---------- DATA EXCERPTS
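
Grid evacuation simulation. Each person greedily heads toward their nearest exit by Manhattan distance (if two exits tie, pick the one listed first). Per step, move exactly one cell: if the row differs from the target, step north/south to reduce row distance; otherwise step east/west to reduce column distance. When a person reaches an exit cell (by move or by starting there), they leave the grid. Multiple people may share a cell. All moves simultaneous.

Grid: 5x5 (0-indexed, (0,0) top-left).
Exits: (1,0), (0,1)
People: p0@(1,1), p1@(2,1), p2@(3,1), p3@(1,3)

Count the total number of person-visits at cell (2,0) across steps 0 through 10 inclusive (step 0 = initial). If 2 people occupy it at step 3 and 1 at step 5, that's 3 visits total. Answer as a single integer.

Answer: 0

Derivation:
Step 0: p0@(1,1) p1@(2,1) p2@(3,1) p3@(1,3) -> at (2,0): 0 [-], cum=0
Step 1: p0@ESC p1@(1,1) p2@(2,1) p3@(1,2) -> at (2,0): 0 [-], cum=0
Step 2: p0@ESC p1@ESC p2@(1,1) p3@(1,1) -> at (2,0): 0 [-], cum=0
Step 3: p0@ESC p1@ESC p2@ESC p3@ESC -> at (2,0): 0 [-], cum=0
Total visits = 0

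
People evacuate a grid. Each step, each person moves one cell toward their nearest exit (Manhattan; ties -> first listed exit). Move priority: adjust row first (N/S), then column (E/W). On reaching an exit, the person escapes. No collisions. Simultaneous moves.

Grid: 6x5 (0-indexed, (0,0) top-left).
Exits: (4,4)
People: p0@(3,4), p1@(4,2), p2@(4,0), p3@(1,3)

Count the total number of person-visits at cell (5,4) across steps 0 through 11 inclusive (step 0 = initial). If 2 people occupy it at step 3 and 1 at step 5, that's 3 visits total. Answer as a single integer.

Answer: 0

Derivation:
Step 0: p0@(3,4) p1@(4,2) p2@(4,0) p3@(1,3) -> at (5,4): 0 [-], cum=0
Step 1: p0@ESC p1@(4,3) p2@(4,1) p3@(2,3) -> at (5,4): 0 [-], cum=0
Step 2: p0@ESC p1@ESC p2@(4,2) p3@(3,3) -> at (5,4): 0 [-], cum=0
Step 3: p0@ESC p1@ESC p2@(4,3) p3@(4,3) -> at (5,4): 0 [-], cum=0
Step 4: p0@ESC p1@ESC p2@ESC p3@ESC -> at (5,4): 0 [-], cum=0
Total visits = 0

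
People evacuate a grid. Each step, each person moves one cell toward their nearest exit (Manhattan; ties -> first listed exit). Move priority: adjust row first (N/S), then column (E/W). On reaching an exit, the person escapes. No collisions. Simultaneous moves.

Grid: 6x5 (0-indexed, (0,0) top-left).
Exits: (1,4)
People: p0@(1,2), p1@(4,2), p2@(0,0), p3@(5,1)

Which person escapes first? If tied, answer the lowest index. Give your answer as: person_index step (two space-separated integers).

Answer: 0 2

Derivation:
Step 1: p0:(1,2)->(1,3) | p1:(4,2)->(3,2) | p2:(0,0)->(1,0) | p3:(5,1)->(4,1)
Step 2: p0:(1,3)->(1,4)->EXIT | p1:(3,2)->(2,2) | p2:(1,0)->(1,1) | p3:(4,1)->(3,1)
Step 3: p0:escaped | p1:(2,2)->(1,2) | p2:(1,1)->(1,2) | p3:(3,1)->(2,1)
Step 4: p0:escaped | p1:(1,2)->(1,3) | p2:(1,2)->(1,3) | p3:(2,1)->(1,1)
Step 5: p0:escaped | p1:(1,3)->(1,4)->EXIT | p2:(1,3)->(1,4)->EXIT | p3:(1,1)->(1,2)
Step 6: p0:escaped | p1:escaped | p2:escaped | p3:(1,2)->(1,3)
Step 7: p0:escaped | p1:escaped | p2:escaped | p3:(1,3)->(1,4)->EXIT
Exit steps: [2, 5, 5, 7]
First to escape: p0 at step 2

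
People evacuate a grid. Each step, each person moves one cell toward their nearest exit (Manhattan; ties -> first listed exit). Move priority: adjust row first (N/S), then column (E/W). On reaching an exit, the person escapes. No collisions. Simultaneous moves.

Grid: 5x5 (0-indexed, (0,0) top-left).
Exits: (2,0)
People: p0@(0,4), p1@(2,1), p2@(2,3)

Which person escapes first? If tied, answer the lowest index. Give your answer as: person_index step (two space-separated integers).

Step 1: p0:(0,4)->(1,4) | p1:(2,1)->(2,0)->EXIT | p2:(2,3)->(2,2)
Step 2: p0:(1,4)->(2,4) | p1:escaped | p2:(2,2)->(2,1)
Step 3: p0:(2,4)->(2,3) | p1:escaped | p2:(2,1)->(2,0)->EXIT
Step 4: p0:(2,3)->(2,2) | p1:escaped | p2:escaped
Step 5: p0:(2,2)->(2,1) | p1:escaped | p2:escaped
Step 6: p0:(2,1)->(2,0)->EXIT | p1:escaped | p2:escaped
Exit steps: [6, 1, 3]
First to escape: p1 at step 1

Answer: 1 1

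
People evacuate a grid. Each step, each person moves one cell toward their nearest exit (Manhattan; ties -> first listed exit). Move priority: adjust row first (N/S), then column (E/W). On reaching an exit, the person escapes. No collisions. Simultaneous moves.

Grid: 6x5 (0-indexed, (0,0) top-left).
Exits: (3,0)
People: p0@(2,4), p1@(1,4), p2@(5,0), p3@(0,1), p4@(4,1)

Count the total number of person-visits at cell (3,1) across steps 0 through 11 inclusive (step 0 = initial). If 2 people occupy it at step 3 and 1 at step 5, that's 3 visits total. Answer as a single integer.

Answer: 4

Derivation:
Step 0: p0@(2,4) p1@(1,4) p2@(5,0) p3@(0,1) p4@(4,1) -> at (3,1): 0 [-], cum=0
Step 1: p0@(3,4) p1@(2,4) p2@(4,0) p3@(1,1) p4@(3,1) -> at (3,1): 1 [p4], cum=1
Step 2: p0@(3,3) p1@(3,4) p2@ESC p3@(2,1) p4@ESC -> at (3,1): 0 [-], cum=1
Step 3: p0@(3,2) p1@(3,3) p2@ESC p3@(3,1) p4@ESC -> at (3,1): 1 [p3], cum=2
Step 4: p0@(3,1) p1@(3,2) p2@ESC p3@ESC p4@ESC -> at (3,1): 1 [p0], cum=3
Step 5: p0@ESC p1@(3,1) p2@ESC p3@ESC p4@ESC -> at (3,1): 1 [p1], cum=4
Step 6: p0@ESC p1@ESC p2@ESC p3@ESC p4@ESC -> at (3,1): 0 [-], cum=4
Total visits = 4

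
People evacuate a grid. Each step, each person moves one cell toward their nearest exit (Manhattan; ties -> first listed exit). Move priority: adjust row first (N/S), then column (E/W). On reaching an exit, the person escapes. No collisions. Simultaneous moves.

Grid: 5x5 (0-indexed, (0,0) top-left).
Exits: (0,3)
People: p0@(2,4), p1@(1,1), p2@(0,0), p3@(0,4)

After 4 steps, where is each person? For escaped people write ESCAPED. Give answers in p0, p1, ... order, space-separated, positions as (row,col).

Step 1: p0:(2,4)->(1,4) | p1:(1,1)->(0,1) | p2:(0,0)->(0,1) | p3:(0,4)->(0,3)->EXIT
Step 2: p0:(1,4)->(0,4) | p1:(0,1)->(0,2) | p2:(0,1)->(0,2) | p3:escaped
Step 3: p0:(0,4)->(0,3)->EXIT | p1:(0,2)->(0,3)->EXIT | p2:(0,2)->(0,3)->EXIT | p3:escaped

ESCAPED ESCAPED ESCAPED ESCAPED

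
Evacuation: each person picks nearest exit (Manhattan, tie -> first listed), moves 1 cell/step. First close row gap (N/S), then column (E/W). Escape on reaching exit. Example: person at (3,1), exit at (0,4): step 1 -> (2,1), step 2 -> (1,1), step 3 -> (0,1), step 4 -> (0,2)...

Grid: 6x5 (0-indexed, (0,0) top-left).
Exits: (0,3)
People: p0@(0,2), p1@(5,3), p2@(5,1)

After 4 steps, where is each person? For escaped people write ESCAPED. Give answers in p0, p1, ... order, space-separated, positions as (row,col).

Step 1: p0:(0,2)->(0,3)->EXIT | p1:(5,3)->(4,3) | p2:(5,1)->(4,1)
Step 2: p0:escaped | p1:(4,3)->(3,3) | p2:(4,1)->(3,1)
Step 3: p0:escaped | p1:(3,3)->(2,3) | p2:(3,1)->(2,1)
Step 4: p0:escaped | p1:(2,3)->(1,3) | p2:(2,1)->(1,1)

ESCAPED (1,3) (1,1)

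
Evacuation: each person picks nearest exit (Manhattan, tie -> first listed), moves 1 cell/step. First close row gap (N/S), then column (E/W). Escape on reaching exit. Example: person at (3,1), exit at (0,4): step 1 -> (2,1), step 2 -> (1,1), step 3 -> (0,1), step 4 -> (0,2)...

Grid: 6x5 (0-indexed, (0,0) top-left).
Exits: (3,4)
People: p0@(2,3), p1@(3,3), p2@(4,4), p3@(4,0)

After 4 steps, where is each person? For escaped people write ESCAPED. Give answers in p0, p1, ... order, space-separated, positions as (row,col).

Step 1: p0:(2,3)->(3,3) | p1:(3,3)->(3,4)->EXIT | p2:(4,4)->(3,4)->EXIT | p3:(4,0)->(3,0)
Step 2: p0:(3,3)->(3,4)->EXIT | p1:escaped | p2:escaped | p3:(3,0)->(3,1)
Step 3: p0:escaped | p1:escaped | p2:escaped | p3:(3,1)->(3,2)
Step 4: p0:escaped | p1:escaped | p2:escaped | p3:(3,2)->(3,3)

ESCAPED ESCAPED ESCAPED (3,3)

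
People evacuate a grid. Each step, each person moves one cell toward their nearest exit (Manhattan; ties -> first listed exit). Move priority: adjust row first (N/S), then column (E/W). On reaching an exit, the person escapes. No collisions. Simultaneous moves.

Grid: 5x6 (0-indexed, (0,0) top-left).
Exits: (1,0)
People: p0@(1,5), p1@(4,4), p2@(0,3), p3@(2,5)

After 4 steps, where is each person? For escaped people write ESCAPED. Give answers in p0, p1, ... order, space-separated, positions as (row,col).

Step 1: p0:(1,5)->(1,4) | p1:(4,4)->(3,4) | p2:(0,3)->(1,3) | p3:(2,5)->(1,5)
Step 2: p0:(1,4)->(1,3) | p1:(3,4)->(2,4) | p2:(1,3)->(1,2) | p3:(1,5)->(1,4)
Step 3: p0:(1,3)->(1,2) | p1:(2,4)->(1,4) | p2:(1,2)->(1,1) | p3:(1,4)->(1,3)
Step 4: p0:(1,2)->(1,1) | p1:(1,4)->(1,3) | p2:(1,1)->(1,0)->EXIT | p3:(1,3)->(1,2)

(1,1) (1,3) ESCAPED (1,2)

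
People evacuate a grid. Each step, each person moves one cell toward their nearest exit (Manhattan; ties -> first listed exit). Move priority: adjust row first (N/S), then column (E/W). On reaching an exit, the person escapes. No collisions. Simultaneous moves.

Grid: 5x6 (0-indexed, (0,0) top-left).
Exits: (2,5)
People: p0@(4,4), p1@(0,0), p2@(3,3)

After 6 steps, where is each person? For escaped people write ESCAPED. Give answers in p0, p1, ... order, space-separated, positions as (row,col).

Step 1: p0:(4,4)->(3,4) | p1:(0,0)->(1,0) | p2:(3,3)->(2,3)
Step 2: p0:(3,4)->(2,4) | p1:(1,0)->(2,0) | p2:(2,3)->(2,4)
Step 3: p0:(2,4)->(2,5)->EXIT | p1:(2,0)->(2,1) | p2:(2,4)->(2,5)->EXIT
Step 4: p0:escaped | p1:(2,1)->(2,2) | p2:escaped
Step 5: p0:escaped | p1:(2,2)->(2,3) | p2:escaped
Step 6: p0:escaped | p1:(2,3)->(2,4) | p2:escaped

ESCAPED (2,4) ESCAPED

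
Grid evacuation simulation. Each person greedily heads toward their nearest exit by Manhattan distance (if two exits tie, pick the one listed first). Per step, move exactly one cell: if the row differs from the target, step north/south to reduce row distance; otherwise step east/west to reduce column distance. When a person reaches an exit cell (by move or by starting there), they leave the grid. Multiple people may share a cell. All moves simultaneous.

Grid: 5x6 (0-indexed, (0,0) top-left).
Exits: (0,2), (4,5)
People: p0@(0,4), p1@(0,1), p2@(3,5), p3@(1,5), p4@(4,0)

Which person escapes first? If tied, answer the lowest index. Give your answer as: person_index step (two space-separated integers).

Answer: 1 1

Derivation:
Step 1: p0:(0,4)->(0,3) | p1:(0,1)->(0,2)->EXIT | p2:(3,5)->(4,5)->EXIT | p3:(1,5)->(2,5) | p4:(4,0)->(4,1)
Step 2: p0:(0,3)->(0,2)->EXIT | p1:escaped | p2:escaped | p3:(2,5)->(3,5) | p4:(4,1)->(4,2)
Step 3: p0:escaped | p1:escaped | p2:escaped | p3:(3,5)->(4,5)->EXIT | p4:(4,2)->(4,3)
Step 4: p0:escaped | p1:escaped | p2:escaped | p3:escaped | p4:(4,3)->(4,4)
Step 5: p0:escaped | p1:escaped | p2:escaped | p3:escaped | p4:(4,4)->(4,5)->EXIT
Exit steps: [2, 1, 1, 3, 5]
First to escape: p1 at step 1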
--------------------
** EXERCISE DESCRIPTION **
Repeat the lines from the first one in the records through the line containing "People: p0@(1,1), p1@(2,1), p2@(3,1), p3@(1,3)", exactly as written, and nothing else.

** TASK RESPONSE **
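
Grid evacuation simulation. Each person greedily heads toward their nearest exit by Manhattan distance (if two exits tie, pick the one listed first). Per step, move exactly one cell: if the row differs from the target, step north/south to reduce row distance; otherwise step east/west to reduce column distance. When a person reaches an exit cell (by move or by starting there), they leave the grid. Multiple people may share a cell. All moves simultaneous.

Grid: 5x5 (0-indexed, (0,0) top-left).
Exits: (1,0), (0,1)
People: p0@(1,1), p1@(2,1), p2@(3,1), p3@(1,3)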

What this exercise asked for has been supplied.